__Task description__: In the listing below, find the line that contains "A ray departs" and the line that contains "layer 3: weathered". Quote both and every line between them, exactly, and nothing more.

__Excerpted records__:
== Segment start ==

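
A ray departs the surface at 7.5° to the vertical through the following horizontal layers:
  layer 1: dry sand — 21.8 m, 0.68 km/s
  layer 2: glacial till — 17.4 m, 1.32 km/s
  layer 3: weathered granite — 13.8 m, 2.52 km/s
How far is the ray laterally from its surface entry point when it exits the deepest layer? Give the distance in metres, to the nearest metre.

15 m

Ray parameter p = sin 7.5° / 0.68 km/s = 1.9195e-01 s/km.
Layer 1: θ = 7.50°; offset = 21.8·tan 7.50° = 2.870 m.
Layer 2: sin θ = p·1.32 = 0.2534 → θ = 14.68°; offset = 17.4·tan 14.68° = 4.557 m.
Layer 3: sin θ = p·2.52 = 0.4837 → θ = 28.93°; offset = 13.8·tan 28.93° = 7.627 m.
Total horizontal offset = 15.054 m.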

== Segment end ==
== Segment start ==

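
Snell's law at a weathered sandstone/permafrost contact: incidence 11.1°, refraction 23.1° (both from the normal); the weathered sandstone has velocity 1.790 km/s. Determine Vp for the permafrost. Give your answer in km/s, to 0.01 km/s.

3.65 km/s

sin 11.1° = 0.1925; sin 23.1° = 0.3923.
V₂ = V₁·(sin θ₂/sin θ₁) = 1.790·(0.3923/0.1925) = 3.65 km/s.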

== Segment end ==
== Segment start ==

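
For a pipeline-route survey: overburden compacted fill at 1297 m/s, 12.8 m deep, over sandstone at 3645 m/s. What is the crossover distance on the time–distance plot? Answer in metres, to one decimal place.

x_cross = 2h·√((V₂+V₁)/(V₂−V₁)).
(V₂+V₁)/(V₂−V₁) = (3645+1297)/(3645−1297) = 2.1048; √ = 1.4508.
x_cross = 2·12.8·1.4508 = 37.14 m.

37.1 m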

== Segment end ==

__Exercise solution__:
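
A ray departs the surface at 7.5° to the vertical through the following horizontal layers:
  layer 1: dry sand — 21.8 m, 0.68 km/s
  layer 2: glacial till — 17.4 m, 1.32 km/s
  layer 3: weathered granite — 13.8 m, 2.52 km/s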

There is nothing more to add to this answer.